» **Material provided**:
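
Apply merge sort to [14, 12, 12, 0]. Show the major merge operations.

Divide and conquer:
  Merge [14] + [12] -> [12, 14]
  Merge [12] + [0] -> [0, 12]
  Merge [12, 14] + [0, 12] -> [0, 12, 12, 14]


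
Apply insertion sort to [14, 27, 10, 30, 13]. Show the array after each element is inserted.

First element 14 is already 'sorted'
Insert 27: shifted 0 elements -> [14, 27, 10, 30, 13]
Insert 10: shifted 2 elements -> [10, 14, 27, 30, 13]
Insert 30: shifted 0 elements -> [10, 14, 27, 30, 13]
Insert 13: shifted 3 elements -> [10, 13, 14, 27, 30]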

» **Action item**: Return the material exactly. Leave out no line.

» **Exercise response**:
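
Apply merge sort to [14, 12, 12, 0]. Show the major merge operations.

Divide and conquer:
  Merge [14] + [12] -> [12, 14]
  Merge [12] + [0] -> [0, 12]
  Merge [12, 14] + [0, 12] -> [0, 12, 12, 14]


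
Apply insertion sort to [14, 27, 10, 30, 13]. Show the array after each element is inserted.

First element 14 is already 'sorted'
Insert 27: shifted 0 elements -> [14, 27, 10, 30, 13]
Insert 10: shifted 2 elements -> [10, 14, 27, 30, 13]
Insert 30: shifted 0 elements -> [10, 14, 27, 30, 13]
Insert 13: shifted 3 elements -> [10, 13, 14, 27, 30]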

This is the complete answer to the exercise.